(Stored items)
___

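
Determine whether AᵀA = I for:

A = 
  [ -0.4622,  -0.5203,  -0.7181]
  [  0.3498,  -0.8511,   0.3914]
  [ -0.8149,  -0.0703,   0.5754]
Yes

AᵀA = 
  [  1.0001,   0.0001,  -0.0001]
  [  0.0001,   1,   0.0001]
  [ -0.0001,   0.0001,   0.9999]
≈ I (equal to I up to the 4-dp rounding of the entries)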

___

> **TASK BRIEF**
Using the data above, repeat every line exactly.

> **FINISHED EXERCISE**
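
Determine whether AᵀA = I for:

A = 
  [ -0.4622,  -0.5203,  -0.7181]
  [  0.3498,  -0.8511,   0.3914]
  [ -0.8149,  -0.0703,   0.5754]
Yes

AᵀA = 
  [  1.0001,   0.0001,  -0.0001]
  [  0.0001,   1,   0.0001]
  [ -0.0001,   0.0001,   0.9999]
≈ I (equal to I up to the 4-dp rounding of the entries)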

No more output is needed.